Entries taken from a collection:
•••

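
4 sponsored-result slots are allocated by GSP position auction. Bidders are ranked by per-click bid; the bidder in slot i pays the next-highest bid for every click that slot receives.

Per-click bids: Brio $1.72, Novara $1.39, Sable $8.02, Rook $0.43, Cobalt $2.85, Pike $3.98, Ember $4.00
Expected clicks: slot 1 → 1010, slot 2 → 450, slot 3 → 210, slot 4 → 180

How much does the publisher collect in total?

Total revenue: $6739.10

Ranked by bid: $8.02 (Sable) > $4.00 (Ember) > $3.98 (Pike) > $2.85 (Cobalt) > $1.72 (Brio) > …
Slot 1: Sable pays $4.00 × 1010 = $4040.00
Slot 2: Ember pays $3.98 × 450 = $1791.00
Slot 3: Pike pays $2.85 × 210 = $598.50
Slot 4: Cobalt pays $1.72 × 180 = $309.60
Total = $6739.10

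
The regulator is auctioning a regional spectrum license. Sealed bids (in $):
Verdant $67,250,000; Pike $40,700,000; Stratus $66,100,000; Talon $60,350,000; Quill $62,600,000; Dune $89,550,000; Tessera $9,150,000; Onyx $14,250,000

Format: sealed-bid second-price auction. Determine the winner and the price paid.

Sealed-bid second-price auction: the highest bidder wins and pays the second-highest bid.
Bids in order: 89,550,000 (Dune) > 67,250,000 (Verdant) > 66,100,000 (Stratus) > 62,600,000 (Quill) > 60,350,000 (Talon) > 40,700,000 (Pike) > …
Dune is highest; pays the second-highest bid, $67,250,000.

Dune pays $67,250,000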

•••

Work to complete: Taking the line with "Per-click bids: Brio" as the first, copy every line through the end of the entries above exactly, with no others.

Output of the task:
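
Per-click bids: Brio $1.72, Novara $1.39, Sable $8.02, Rook $0.43, Cobalt $2.85, Pike $3.98, Ember $4.00
Expected clicks: slot 1 → 1010, slot 2 → 450, slot 3 → 210, slot 4 → 180

How much does the publisher collect in total?

Total revenue: $6739.10

Ranked by bid: $8.02 (Sable) > $4.00 (Ember) > $3.98 (Pike) > $2.85 (Cobalt) > $1.72 (Brio) > …
Slot 1: Sable pays $4.00 × 1010 = $4040.00
Slot 2: Ember pays $3.98 × 450 = $1791.00
Slot 3: Pike pays $2.85 × 210 = $598.50
Slot 4: Cobalt pays $1.72 × 180 = $309.60
Total = $6739.10

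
The regulator is auctioning a regional spectrum license. Sealed bids (in $):
Verdant $67,250,000; Pike $40,700,000; Stratus $66,100,000; Talon $60,350,000; Quill $62,600,000; Dune $89,550,000; Tessera $9,150,000; Onyx $14,250,000

Format: sealed-bid second-price auction. Determine the winner and the price paid.

Sealed-bid second-price auction: the highest bidder wins and pays the second-highest bid.
Bids in order: 89,550,000 (Dune) > 67,250,000 (Verdant) > 66,100,000 (Stratus) > 62,600,000 (Quill) > 60,350,000 (Talon) > 40,700,000 (Pike) > …
Dune is highest; pays the second-highest bid, $67,250,000.

Dune pays $67,250,000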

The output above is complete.